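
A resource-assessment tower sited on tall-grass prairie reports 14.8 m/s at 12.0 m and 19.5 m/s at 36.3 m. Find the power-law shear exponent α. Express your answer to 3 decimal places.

α ≈ 0.249

Power law: V₂/V₁ = (z₂/z₁)^α ⇒ α = ln(V₂/V₁) / ln(z₂/z₁)
α = ln(19.5/14.8) / ln(36.3/12.0) = ln(1.3176) / ln(3.0250)
  = 0.27579 / 1.10691 = 0.24915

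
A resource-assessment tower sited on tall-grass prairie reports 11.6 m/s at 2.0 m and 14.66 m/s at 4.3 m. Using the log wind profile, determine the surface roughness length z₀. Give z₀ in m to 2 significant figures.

z₀ ≈ 0.11 m

Log law: V(z) ∝ ln(z/z₀). With r = V₁/V₂ = 11.6/14.66 = 0.79127,
r · ln(z₂/z₀) = ln(z₁/z₀) ⇒ ln z₀ = (ln z₁ − r·ln z₂)/(1 − r)
ln z₀ = (0.69315 − 0.79127×1.45862) / 0.20873 = -2.2086
z₀ = exp(-2.2086) = 0.1099 m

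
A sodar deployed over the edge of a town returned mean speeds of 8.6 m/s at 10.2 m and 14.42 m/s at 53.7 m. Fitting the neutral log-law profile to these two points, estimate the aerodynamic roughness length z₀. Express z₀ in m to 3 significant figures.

z₀ ≈ 0.876 m

Log law: V(z) ∝ ln(z/z₀). With r = V₁/V₂ = 8.6/14.42 = 0.59639,
r · ln(z₂/z₀) = ln(z₁/z₀) ⇒ ln z₀ = (ln z₁ − r·ln z₂)/(1 − r)
ln z₀ = (2.32239 − 0.59639×3.98341) / 0.40361 = -0.1320
z₀ = exp(-0.1320) = 0.8763 m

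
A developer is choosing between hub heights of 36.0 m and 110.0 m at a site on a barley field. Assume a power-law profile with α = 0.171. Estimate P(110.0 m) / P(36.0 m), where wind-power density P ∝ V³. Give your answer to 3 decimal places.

Speed ratio: V_B/V_A = (z_B/z_A)^α = (110.0/36.0)^0.171 = (3.0556)^0.171 = 1.21046
Power-density ratio: P_B/P_A = (V_B/V_A)³ = (1.21046)³ = 1.77358

1.774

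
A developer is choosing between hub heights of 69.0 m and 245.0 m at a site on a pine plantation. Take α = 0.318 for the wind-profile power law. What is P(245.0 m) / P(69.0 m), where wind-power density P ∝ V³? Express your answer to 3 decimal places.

3.350

Speed ratio: V_B/V_A = (z_B/z_A)^α = (245.0/69.0)^0.318 = (3.5507)^0.318 = 1.49624
Power-density ratio: P_B/P_A = (V_B/V_A)³ = (1.49624)³ = 3.34967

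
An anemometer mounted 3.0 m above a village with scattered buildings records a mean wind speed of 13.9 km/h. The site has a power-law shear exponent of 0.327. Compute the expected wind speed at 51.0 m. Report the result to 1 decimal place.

Power-law profile: V₂ = V₁ · (z₂/z₁)^α
V₂ = 13.9 × (51.0/3.0)^0.327 = 13.9 × (17.0000)^0.327
    = 13.9 × 2.5256 = 35.1052 km/h

35.1 km/h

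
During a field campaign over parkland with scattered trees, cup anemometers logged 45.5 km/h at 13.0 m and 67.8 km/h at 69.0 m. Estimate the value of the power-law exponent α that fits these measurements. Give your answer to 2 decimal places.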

^^^^^^^^

• [Your instructions] Print all of the entries exactly, leaving nothing out.

• [Finished task]
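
A resource-assessment tower sited on tall-grass prairie reports 14.8 m/s at 12.0 m and 19.5 m/s at 36.3 m. Find the power-law shear exponent α. Express your answer to 3 decimal places.

α ≈ 0.249

Power law: V₂/V₁ = (z₂/z₁)^α ⇒ α = ln(V₂/V₁) / ln(z₂/z₁)
α = ln(19.5/14.8) / ln(36.3/12.0) = ln(1.3176) / ln(3.0250)
  = 0.27579 / 1.10691 = 0.24915

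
A resource-assessment tower sited on tall-grass prairie reports 11.6 m/s at 2.0 m and 14.66 m/s at 4.3 m. Using the log wind profile, determine the surface roughness length z₀. Give z₀ in m to 2 significant figures.

z₀ ≈ 0.11 m

Log law: V(z) ∝ ln(z/z₀). With r = V₁/V₂ = 11.6/14.66 = 0.79127,
r · ln(z₂/z₀) = ln(z₁/z₀) ⇒ ln z₀ = (ln z₁ − r·ln z₂)/(1 − r)
ln z₀ = (0.69315 − 0.79127×1.45862) / 0.20873 = -2.2086
z₀ = exp(-2.2086) = 0.1099 m

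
A sodar deployed over the edge of a town returned mean speeds of 8.6 m/s at 10.2 m and 14.42 m/s at 53.7 m. Fitting the neutral log-law profile to these two points, estimate the aerodynamic roughness length z₀. Express z₀ in m to 3 significant figures.

z₀ ≈ 0.876 m

Log law: V(z) ∝ ln(z/z₀). With r = V₁/V₂ = 8.6/14.42 = 0.59639,
r · ln(z₂/z₀) = ln(z₁/z₀) ⇒ ln z₀ = (ln z₁ − r·ln z₂)/(1 − r)
ln z₀ = (2.32239 − 0.59639×3.98341) / 0.40361 = -0.1320
z₀ = exp(-0.1320) = 0.8763 m

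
A developer is choosing between hub heights of 36.0 m and 110.0 m at a site on a barley field. Assume a power-law profile with α = 0.171. Estimate P(110.0 m) / P(36.0 m), where wind-power density P ∝ V³. Give your answer to 3 decimal places.

Speed ratio: V_B/V_A = (z_B/z_A)^α = (110.0/36.0)^0.171 = (3.0556)^0.171 = 1.21046
Power-density ratio: P_B/P_A = (V_B/V_A)³ = (1.21046)³ = 1.77358

1.774

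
A developer is choosing between hub heights of 69.0 m and 245.0 m at a site on a pine plantation. Take α = 0.318 for the wind-profile power law. What is P(245.0 m) / P(69.0 m), where wind-power density P ∝ V³? Express your answer to 3 decimal places.

3.350

Speed ratio: V_B/V_A = (z_B/z_A)^α = (245.0/69.0)^0.318 = (3.5507)^0.318 = 1.49624
Power-density ratio: P_B/P_A = (V_B/V_A)³ = (1.49624)³ = 3.34967

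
An anemometer mounted 3.0 m above a village with scattered buildings records a mean wind speed of 13.9 km/h. The site has a power-law shear exponent of 0.327. Compute the expected wind speed at 51.0 m. Report the result to 1 decimal place.

Power-law profile: V₂ = V₁ · (z₂/z₁)^α
V₂ = 13.9 × (51.0/3.0)^0.327 = 13.9 × (17.0000)^0.327
    = 13.9 × 2.5256 = 35.1052 km/h

35.1 km/h

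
During a field campaign over parkland with scattered trees, cup anemometers logged 45.5 km/h at 13.0 m and 67.8 km/h at 69.0 m. Estimate the value of the power-law exponent α that fits these measurements. Give your answer to 2 decimal places.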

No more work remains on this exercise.